──────── SOURCE DATA ────────

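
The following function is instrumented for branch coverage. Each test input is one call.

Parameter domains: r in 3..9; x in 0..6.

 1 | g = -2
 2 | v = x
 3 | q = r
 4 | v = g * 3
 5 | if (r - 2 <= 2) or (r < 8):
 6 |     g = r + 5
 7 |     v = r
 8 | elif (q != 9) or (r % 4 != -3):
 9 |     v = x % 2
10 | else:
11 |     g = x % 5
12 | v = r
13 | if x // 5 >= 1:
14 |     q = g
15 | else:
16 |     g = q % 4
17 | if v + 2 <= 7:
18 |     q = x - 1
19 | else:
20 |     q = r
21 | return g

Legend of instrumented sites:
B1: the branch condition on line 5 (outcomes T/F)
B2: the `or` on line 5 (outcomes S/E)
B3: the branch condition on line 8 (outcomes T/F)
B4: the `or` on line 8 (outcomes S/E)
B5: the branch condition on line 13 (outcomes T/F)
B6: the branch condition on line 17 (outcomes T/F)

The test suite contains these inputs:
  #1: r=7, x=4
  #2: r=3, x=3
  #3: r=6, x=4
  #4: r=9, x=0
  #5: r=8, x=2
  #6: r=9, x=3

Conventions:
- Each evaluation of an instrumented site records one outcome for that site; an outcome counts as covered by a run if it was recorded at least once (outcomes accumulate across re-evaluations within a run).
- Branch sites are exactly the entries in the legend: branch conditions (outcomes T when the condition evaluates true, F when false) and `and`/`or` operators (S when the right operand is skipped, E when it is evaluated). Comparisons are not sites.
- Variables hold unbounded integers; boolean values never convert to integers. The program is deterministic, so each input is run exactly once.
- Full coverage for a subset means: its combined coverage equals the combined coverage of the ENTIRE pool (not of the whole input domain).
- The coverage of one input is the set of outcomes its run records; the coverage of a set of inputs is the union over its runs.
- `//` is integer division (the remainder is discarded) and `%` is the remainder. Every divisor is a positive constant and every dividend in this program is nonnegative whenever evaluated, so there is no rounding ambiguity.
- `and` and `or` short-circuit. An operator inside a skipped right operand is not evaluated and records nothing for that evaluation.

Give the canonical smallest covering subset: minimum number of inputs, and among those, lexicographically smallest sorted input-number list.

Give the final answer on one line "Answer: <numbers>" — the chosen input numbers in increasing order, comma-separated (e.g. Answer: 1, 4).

test 1 (r=7, x=4) fires B2->E, B1->T, B5->F, B6->F; hits B1=T, B2=E, B5=F, B6=F
test 2 (r=3, x=3) fires B2->S, B1->T, B5->F, B6->T; hits B1=T, B2=S, B5=F, B6=T
test 3 (r=6, x=4) fires B2->E, B1->T, B5->F, B6->F; hits B1=T, B2=E, B5=F, B6=F
test 4 (r=9, x=0) fires B2->E, B1->F, B4->E, B3->T, B5->F, B6->F; hits B1=F, B2=E, B3=T, B4=E, B5=F, B6=F
test 5 (r=8, x=2) fires B2->E, B1->F, B4->S, B3->T, B5->F, B6->F; hits B1=F, B2=E, B3=T, B4=S, B5=F, B6=F
test 6 (r=9, x=3) fires B2->E, B1->F, B4->E, B3->T, B5->F, B6->F; hits B1=F, B2=E, B3=T, B4=E, B5=F, B6=F
pool-wide coverage (10 outcomes): B1=T, B1=F, B2=S, B2=E, B3=T, B4=S, B4=E, B5=F, B6=T, B6=F
size 1 is not enough: best union over all size-1 subsets is 6/10
size 2 is not enough: best union over all size-2 subsets is 9/10
inputs {2, 4, 5} (size 3) cover everything; no size-3 subset with a lexicographically smaller index list covers all 10

Answer: 2, 4, 5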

────────

**TASK TO CARRY OUT**.
All that is wanted is the stretch of lines above from the one containing "#1: r=7, x=4" through the one containing "- Variables hold", duplicated exactly.

**EXPECTED ANSWER**.
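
  #1: r=7, x=4
  #2: r=3, x=3
  #3: r=6, x=4
  #4: r=9, x=0
  #5: r=8, x=2
  #6: r=9, x=3

Conventions:
- Each evaluation of an instrumented site records one outcome for that site; an outcome counts as covered by a run if it was recorded at least once (outcomes accumulate across re-evaluations within a run).
- Branch sites are exactly the entries in the legend: branch conditions (outcomes T when the condition evaluates true, F when false) and `and`/`or` operators (S when the right operand is skipped, E when it is evaluated). Comparisons are not sites.
- Variables hold unbounded integers; boolean values never convert to integers. The program is deterministic, so each input is run exactly once.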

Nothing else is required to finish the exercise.